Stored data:
>>>>

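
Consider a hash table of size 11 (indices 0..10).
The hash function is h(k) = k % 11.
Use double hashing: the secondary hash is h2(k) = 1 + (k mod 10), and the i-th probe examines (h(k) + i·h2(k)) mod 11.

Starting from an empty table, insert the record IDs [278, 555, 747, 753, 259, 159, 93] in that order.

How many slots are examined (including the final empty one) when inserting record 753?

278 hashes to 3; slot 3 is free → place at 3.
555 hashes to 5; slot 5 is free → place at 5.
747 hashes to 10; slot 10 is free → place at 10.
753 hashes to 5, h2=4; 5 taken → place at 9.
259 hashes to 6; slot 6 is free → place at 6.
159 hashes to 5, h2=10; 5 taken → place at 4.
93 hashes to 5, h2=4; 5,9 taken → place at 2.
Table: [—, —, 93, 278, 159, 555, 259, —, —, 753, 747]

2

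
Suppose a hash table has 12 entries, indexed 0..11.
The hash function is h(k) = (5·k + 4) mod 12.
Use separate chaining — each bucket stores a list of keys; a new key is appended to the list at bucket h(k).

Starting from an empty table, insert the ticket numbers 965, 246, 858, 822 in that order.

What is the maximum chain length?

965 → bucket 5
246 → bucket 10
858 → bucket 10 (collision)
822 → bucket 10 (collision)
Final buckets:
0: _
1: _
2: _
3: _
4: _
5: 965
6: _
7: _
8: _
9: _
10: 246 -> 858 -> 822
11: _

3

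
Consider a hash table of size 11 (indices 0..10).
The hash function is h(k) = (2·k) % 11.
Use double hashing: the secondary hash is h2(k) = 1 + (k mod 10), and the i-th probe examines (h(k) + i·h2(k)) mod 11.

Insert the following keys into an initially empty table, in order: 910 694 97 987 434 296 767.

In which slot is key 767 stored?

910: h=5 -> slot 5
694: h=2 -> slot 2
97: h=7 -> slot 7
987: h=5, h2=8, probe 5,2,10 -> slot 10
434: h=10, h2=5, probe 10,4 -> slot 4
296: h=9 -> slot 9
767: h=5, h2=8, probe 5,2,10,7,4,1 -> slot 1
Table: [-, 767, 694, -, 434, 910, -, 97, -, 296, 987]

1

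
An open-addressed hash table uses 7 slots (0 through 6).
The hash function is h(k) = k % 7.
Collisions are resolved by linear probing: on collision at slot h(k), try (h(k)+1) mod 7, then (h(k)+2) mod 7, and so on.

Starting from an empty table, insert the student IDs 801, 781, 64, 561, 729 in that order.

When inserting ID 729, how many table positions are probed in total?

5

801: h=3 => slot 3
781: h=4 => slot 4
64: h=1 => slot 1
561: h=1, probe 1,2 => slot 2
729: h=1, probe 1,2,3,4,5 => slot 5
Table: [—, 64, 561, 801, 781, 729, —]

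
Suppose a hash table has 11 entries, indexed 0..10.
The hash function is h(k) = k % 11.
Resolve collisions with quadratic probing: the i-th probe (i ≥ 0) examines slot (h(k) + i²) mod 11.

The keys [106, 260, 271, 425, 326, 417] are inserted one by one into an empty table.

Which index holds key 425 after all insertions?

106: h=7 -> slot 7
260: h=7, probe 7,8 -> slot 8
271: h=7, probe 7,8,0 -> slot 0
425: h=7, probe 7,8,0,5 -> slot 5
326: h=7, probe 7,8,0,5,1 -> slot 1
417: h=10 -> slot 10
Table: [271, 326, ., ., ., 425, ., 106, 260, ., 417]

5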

<<<<

YOUR GOAL: Which lines of the data hold the string "that"? Return each of them.

WRITTEN ANSWER:
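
Starting from an empty table, insert the record IDs [278, 555, 747, 753, 259, 159, 93] in that order.
Starting from an empty table, insert the ticket numbers 965, 246, 858, 822 in that order.
Starting from an empty table, insert the student IDs 801, 781, 64, 561, 729 in that order.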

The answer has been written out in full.